──────── Exercise data

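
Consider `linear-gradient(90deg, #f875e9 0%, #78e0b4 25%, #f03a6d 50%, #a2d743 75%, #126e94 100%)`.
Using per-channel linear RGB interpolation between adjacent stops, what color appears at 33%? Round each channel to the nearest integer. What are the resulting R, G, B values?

33% lies between the 25% and 50% stops, so the local fraction is t = (33 − 25)/(50 − 25) = 8/25 ≈ 0.32.
#78e0b4 → (120, 224, 180); #f03a6d → (240, 58, 109).
R = 120 + 0.32 × (240 − 120) = 158.4 → 158
G = 224 + 0.32 × (58 − 224) = 170.88 → 171
B = 180 + 0.32 × (109 − 180) = 157.28 → 157

(158, 171, 157)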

────────────────

Everything from the line with "Using per-channel linear" to the last line of the data is what to return, word for word; leave out the rest.

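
Using per-channel linear RGB interpolation between adjacent stops, what color appears at 33%? Round each channel to the nearest integer. What are the resulting R, G, B values?

33% lies between the 25% and 50% stops, so the local fraction is t = (33 − 25)/(50 − 25) = 8/25 ≈ 0.32.
#78e0b4 → (120, 224, 180); #f03a6d → (240, 58, 109).
R = 120 + 0.32 × (240 − 120) = 158.4 → 158
G = 224 + 0.32 × (58 − 224) = 170.88 → 171
B = 180 + 0.32 × (109 − 180) = 157.28 → 157

(158, 171, 157)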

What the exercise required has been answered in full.